- What to do
Return all the lines below in which the string "distribution" appears.
··· Material shown
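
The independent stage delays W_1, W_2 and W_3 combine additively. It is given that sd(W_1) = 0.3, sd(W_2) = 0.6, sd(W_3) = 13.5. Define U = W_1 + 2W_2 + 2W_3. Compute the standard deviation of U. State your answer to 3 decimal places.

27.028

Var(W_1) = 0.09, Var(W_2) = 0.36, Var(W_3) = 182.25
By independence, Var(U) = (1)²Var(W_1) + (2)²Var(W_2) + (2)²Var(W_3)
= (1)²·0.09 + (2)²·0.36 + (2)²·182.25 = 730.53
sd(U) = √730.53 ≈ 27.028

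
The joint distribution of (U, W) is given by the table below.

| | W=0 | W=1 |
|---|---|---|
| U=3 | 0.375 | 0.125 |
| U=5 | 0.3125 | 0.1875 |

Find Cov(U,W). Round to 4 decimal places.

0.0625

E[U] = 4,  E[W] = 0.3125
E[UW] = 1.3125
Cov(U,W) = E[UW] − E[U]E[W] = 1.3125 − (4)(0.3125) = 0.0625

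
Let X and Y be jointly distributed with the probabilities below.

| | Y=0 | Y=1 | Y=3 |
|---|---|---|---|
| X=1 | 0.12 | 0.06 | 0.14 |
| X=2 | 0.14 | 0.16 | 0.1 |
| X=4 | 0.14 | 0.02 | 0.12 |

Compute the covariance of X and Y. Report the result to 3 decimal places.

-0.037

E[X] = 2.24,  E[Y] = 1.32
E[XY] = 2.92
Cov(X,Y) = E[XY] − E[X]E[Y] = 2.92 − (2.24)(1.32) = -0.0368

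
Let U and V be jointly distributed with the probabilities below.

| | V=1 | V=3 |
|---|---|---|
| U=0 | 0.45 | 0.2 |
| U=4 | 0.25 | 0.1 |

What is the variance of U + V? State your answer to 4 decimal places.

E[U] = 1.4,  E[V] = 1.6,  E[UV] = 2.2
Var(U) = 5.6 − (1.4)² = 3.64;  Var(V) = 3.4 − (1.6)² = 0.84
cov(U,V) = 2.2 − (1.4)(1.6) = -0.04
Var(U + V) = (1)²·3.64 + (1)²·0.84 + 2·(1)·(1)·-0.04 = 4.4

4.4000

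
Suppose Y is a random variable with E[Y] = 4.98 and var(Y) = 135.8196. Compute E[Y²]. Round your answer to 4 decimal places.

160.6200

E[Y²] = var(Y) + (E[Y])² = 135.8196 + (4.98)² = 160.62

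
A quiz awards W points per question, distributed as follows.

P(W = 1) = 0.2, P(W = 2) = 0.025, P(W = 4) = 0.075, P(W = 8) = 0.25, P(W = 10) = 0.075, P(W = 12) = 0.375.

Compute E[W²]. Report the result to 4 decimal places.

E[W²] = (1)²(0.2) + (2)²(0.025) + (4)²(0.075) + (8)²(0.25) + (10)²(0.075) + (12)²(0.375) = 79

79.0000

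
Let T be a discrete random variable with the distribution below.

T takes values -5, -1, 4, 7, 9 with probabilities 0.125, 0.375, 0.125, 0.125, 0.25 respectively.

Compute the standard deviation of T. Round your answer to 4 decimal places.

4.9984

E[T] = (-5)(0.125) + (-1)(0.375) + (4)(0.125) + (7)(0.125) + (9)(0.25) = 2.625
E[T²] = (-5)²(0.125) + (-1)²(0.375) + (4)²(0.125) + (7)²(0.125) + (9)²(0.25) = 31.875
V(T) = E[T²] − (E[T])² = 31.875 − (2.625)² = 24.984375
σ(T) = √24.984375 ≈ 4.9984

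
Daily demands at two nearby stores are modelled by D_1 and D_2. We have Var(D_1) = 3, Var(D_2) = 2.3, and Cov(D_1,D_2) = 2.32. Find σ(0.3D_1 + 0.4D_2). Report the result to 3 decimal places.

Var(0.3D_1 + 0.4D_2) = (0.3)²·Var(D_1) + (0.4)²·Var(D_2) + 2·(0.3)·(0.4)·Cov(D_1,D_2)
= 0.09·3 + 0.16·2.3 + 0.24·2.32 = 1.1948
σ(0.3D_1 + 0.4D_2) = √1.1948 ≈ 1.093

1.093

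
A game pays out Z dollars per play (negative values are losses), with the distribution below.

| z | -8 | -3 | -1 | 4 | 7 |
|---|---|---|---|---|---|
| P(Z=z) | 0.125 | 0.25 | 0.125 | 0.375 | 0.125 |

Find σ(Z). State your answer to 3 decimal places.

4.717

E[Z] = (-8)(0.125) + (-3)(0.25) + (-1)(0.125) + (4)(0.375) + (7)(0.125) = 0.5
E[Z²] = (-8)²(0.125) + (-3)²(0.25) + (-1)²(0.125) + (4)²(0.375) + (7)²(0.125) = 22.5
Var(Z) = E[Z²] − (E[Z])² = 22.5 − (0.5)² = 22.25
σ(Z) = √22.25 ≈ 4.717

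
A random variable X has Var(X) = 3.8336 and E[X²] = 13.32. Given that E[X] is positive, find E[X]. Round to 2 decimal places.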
······
- Written response
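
The joint distribution of (U, W) is given by the table below.
Let T be a discrete random variable with the distribution below.
A game pays out Z dollars per play (negative values are losses), with the distribution below.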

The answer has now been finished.